§ **TASK DESCRIPTION**: All records are to be printed again exactly as they appear.

§ **RECORDS FOR PROCESSING**:
◇ ◇ ◇

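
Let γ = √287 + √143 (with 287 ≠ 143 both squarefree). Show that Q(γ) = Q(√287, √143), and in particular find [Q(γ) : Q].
[Q(γ) : Q] = 4 (equivalently, Q(γ) = Q(√287, √143))

Obviously Q(γ) ⊆ Q(√287, √143), and [Q(√287, √143):Q] = 4 (since 287, 143 are distinct squarefree integers > 1 with 41041 not a perfect square). To show equality we compute the minimal polynomial of γ. From γ = √287 + √143: γ^2 = 287 + 2√(41041) + 143 = 430 + 2√(41041), so γ^2 - 430 = 2√(41041); squaring, (γ^2 - 430)^2 = 4·41041, i.e. γ^4 - 860γ^2 + 184900 - 164164 = 0, i.e. γ^4 - 860γ^2 + 20736 = 0. So γ is a root of x^4 - 860x^2 + 20736. This polynomial is irreducible over Q: it has no rational root (each ±√287 ± √143 is irrational), and any factorization into two quadratics over Q would force √(41041) ∈ Q (pairing opposite roots) or √287, √143 ∈ Q (other pairings), all impossible. Hence [Q(γ):Q] = 4 = [Q(√287, √143):Q], so Q(γ) = Q(√287, √143).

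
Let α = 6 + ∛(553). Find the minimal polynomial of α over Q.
m_α(x) = x^3 - 18x^2 + 108x - 769

Set β = α - 6 = ∛(553), so β^3 = 553. Then (α - 6)^3 - 553 = 0, i.e. α is a root of g(x) = (x - 6)^3 - 553 = x^3 - 18x^2 + 108x - 769. Since g(x) = h(x - 6) where h(x) = x^3 - 553, and h is irreducible over Q (because 553 is not a perfect cube, so h has no rational root, and a monic cubic with no rational root is irreducible), g is also irreducible (irreducibility is preserved under the substitution x → x - 6). Hence m_α(x) = x^3 - 18x^2 + 108x - 769.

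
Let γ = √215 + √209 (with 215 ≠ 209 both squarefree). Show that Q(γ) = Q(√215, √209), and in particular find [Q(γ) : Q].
[Q(γ) : Q] = 4 (equivalently, Q(γ) = Q(√215, √209))

Obviously Q(γ) ⊆ Q(√215, √209), and [Q(√215, √209):Q] = 4 (since 215, 209 are distinct squarefree integers > 1 with 44935 not a perfect square). To show equality we compute the minimal polynomial of γ. From γ = √215 + √209: γ^2 = 215 + 2√(44935) + 209 = 424 + 2√(44935), so γ^2 - 424 = 2√(44935); squaring, (γ^2 - 424)^2 = 4·44935, i.e. γ^4 - 848γ^2 + 179776 - 179740 = 0, i.e. γ^4 - 848γ^2 + 36 = 0. So γ is a root of x^4 - 848x^2 + 36. This polynomial is irreducible over Q: it has no rational root (each ±√215 ± √209 is irrational), and any factorization into two quadratics over Q would force √(44935) ∈ Q (pairing opposite roots) or √215, √209 ∈ Q (other pairings), all impossible. Hence [Q(γ):Q] = 4 = [Q(√215, √209):Q], so Q(γ) = Q(√215, √209).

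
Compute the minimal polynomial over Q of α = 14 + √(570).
m_α(x) = x^2 - 28x - 374

From α - 14 = √(570), squaring gives (α - 14)^2 = 570, i.e. α^2 - 28α + 196 = 570, so α^2 - 28α - 374 = 0. The discriminant of x^2 - 28x - 374 is (-28)^2 - 4·(-374) = 784 + 1496 = 2280, and 4·(570) is not a perfect square in Q since 570 is squarefree and ≠ 1. Hence x^2 - 28x - 374 is irreducible over Q and is the minimal polynomial of α.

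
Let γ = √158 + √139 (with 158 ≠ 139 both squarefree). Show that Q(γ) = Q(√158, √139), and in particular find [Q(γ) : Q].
[Q(γ) : Q] = 4 (equivalently, Q(γ) = Q(√158, √139))

Obviously Q(γ) ⊆ Q(√158, √139), and [Q(√158, √139):Q] = 4 (since 158, 139 are distinct squarefree integers > 1 with 21962 not a perfect square). To show equality we compute the minimal polynomial of γ. From γ = √158 + √139: γ^2 = 158 + 2√(21962) + 139 = 297 + 2√(21962), so γ^2 - 297 = 2√(21962); squaring, (γ^2 - 297)^2 = 4·21962, i.e. γ^4 - 594γ^2 + 88209 - 87848 = 0, i.e. γ^4 - 594γ^2 + 361 = 0. So γ is a root of x^4 - 594x^2 + 361. This polynomial is irreducible over Q: it has no rational root (each ±√158 ± √139 is irrational), and any factorization into two quadratics over Q would force √(21962) ∈ Q (pairing opposite roots) or √158, √139 ∈ Q (other pairings), all impossible. Hence [Q(γ):Q] = 4 = [Q(√158, √139):Q], so Q(γ) = Q(√158, √139).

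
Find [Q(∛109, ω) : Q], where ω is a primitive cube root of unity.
[Q(∛109, ω) : Q] = 6

[Q(∛109):Q] = 3 (min poly x^3 - 109, irreducible since 109 is not a perfect cube). [Q(ω):Q] = 2 (min poly x^2 + x + 1). Since Q(∛109) ⊂ R and ω ∉ R, we have ω ∉ Q(∛109), so x^2 + x + 1 remains irreducible over Q(∛109) and [Q(∛109, ω) : Q(∛109)] = 2. By the tower law, [Q(∛109, ω) : Q] = 3 · 2 = 6. (In fact Q(∛109, ω) is the splitting field of x^3 - 109 over Q.)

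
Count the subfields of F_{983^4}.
F_{983^4} has 3 subfields

The subfields of F_{p^n} are exactly the fields F_{p^d} for d | n (each is the fixed field of the unique index-d subgroup of Gal(F_{p^n}/F_p) ≅ Z/nZ). The divisors of n = 4 are {1, 2, 4}, giving 3 subfields: F_{983^1}, F_{983^2}, F_{983^4}.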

◇ ◇ ◇

§ **REPLY**:
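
Let γ = √287 + √143 (with 287 ≠ 143 both squarefree). Show that Q(γ) = Q(√287, √143), and in particular find [Q(γ) : Q].
[Q(γ) : Q] = 4 (equivalently, Q(γ) = Q(√287, √143))

Obviously Q(γ) ⊆ Q(√287, √143), and [Q(√287, √143):Q] = 4 (since 287, 143 are distinct squarefree integers > 1 with 41041 not a perfect square). To show equality we compute the minimal polynomial of γ. From γ = √287 + √143: γ^2 = 287 + 2√(41041) + 143 = 430 + 2√(41041), so γ^2 - 430 = 2√(41041); squaring, (γ^2 - 430)^2 = 4·41041, i.e. γ^4 - 860γ^2 + 184900 - 164164 = 0, i.e. γ^4 - 860γ^2 + 20736 = 0. So γ is a root of x^4 - 860x^2 + 20736. This polynomial is irreducible over Q: it has no rational root (each ±√287 ± √143 is irrational), and any factorization into two quadratics over Q would force √(41041) ∈ Q (pairing opposite roots) or √287, √143 ∈ Q (other pairings), all impossible. Hence [Q(γ):Q] = 4 = [Q(√287, √143):Q], so Q(γ) = Q(√287, √143).

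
Let α = 6 + ∛(553). Find the minimal polynomial of α over Q.
m_α(x) = x^3 - 18x^2 + 108x - 769

Set β = α - 6 = ∛(553), so β^3 = 553. Then (α - 6)^3 - 553 = 0, i.e. α is a root of g(x) = (x - 6)^3 - 553 = x^3 - 18x^2 + 108x - 769. Since g(x) = h(x - 6) where h(x) = x^3 - 553, and h is irreducible over Q (because 553 is not a perfect cube, so h has no rational root, and a monic cubic with no rational root is irreducible), g is also irreducible (irreducibility is preserved under the substitution x → x - 6). Hence m_α(x) = x^3 - 18x^2 + 108x - 769.

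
Let γ = √215 + √209 (with 215 ≠ 209 both squarefree). Show that Q(γ) = Q(√215, √209), and in particular find [Q(γ) : Q].
[Q(γ) : Q] = 4 (equivalently, Q(γ) = Q(√215, √209))

Obviously Q(γ) ⊆ Q(√215, √209), and [Q(√215, √209):Q] = 4 (since 215, 209 are distinct squarefree integers > 1 with 44935 not a perfect square). To show equality we compute the minimal polynomial of γ. From γ = √215 + √209: γ^2 = 215 + 2√(44935) + 209 = 424 + 2√(44935), so γ^2 - 424 = 2√(44935); squaring, (γ^2 - 424)^2 = 4·44935, i.e. γ^4 - 848γ^2 + 179776 - 179740 = 0, i.e. γ^4 - 848γ^2 + 36 = 0. So γ is a root of x^4 - 848x^2 + 36. This polynomial is irreducible over Q: it has no rational root (each ±√215 ± √209 is irrational), and any factorization into two quadratics over Q would force √(44935) ∈ Q (pairing opposite roots) or √215, √209 ∈ Q (other pairings), all impossible. Hence [Q(γ):Q] = 4 = [Q(√215, √209):Q], so Q(γ) = Q(√215, √209).

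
Compute the minimal polynomial over Q of α = 14 + √(570).
m_α(x) = x^2 - 28x - 374

From α - 14 = √(570), squaring gives (α - 14)^2 = 570, i.e. α^2 - 28α + 196 = 570, so α^2 - 28α - 374 = 0. The discriminant of x^2 - 28x - 374 is (-28)^2 - 4·(-374) = 784 + 1496 = 2280, and 4·(570) is not a perfect square in Q since 570 is squarefree and ≠ 1. Hence x^2 - 28x - 374 is irreducible over Q and is the minimal polynomial of α.

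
Let γ = √158 + √139 (with 158 ≠ 139 both squarefree). Show that Q(γ) = Q(√158, √139), and in particular find [Q(γ) : Q].
[Q(γ) : Q] = 4 (equivalently, Q(γ) = Q(√158, √139))

Obviously Q(γ) ⊆ Q(√158, √139), and [Q(√158, √139):Q] = 4 (since 158, 139 are distinct squarefree integers > 1 with 21962 not a perfect square). To show equality we compute the minimal polynomial of γ. From γ = √158 + √139: γ^2 = 158 + 2√(21962) + 139 = 297 + 2√(21962), so γ^2 - 297 = 2√(21962); squaring, (γ^2 - 297)^2 = 4·21962, i.e. γ^4 - 594γ^2 + 88209 - 87848 = 0, i.e. γ^4 - 594γ^2 + 361 = 0. So γ is a root of x^4 - 594x^2 + 361. This polynomial is irreducible over Q: it has no rational root (each ±√158 ± √139 is irrational), and any factorization into two quadratics over Q would force √(21962) ∈ Q (pairing opposite roots) or √158, √139 ∈ Q (other pairings), all impossible. Hence [Q(γ):Q] = 4 = [Q(√158, √139):Q], so Q(γ) = Q(√158, √139).

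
Find [Q(∛109, ω) : Q], where ω is a primitive cube root of unity.
[Q(∛109, ω) : Q] = 6

[Q(∛109):Q] = 3 (min poly x^3 - 109, irreducible since 109 is not a perfect cube). [Q(ω):Q] = 2 (min poly x^2 + x + 1). Since Q(∛109) ⊂ R and ω ∉ R, we have ω ∉ Q(∛109), so x^2 + x + 1 remains irreducible over Q(∛109) and [Q(∛109, ω) : Q(∛109)] = 2. By the tower law, [Q(∛109, ω) : Q] = 3 · 2 = 6. (In fact Q(∛109, ω) is the splitting field of x^3 - 109 over Q.)

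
Count the subfields of F_{983^4}.
F_{983^4} has 3 subfields

The subfields of F_{p^n} are exactly the fields F_{p^d} for d | n (each is the fixed field of the unique index-d subgroup of Gal(F_{p^n}/F_p) ≅ Z/nZ). The divisors of n = 4 are {1, 2, 4}, giving 3 subfields: F_{983^1}, F_{983^2}, F_{983^4}.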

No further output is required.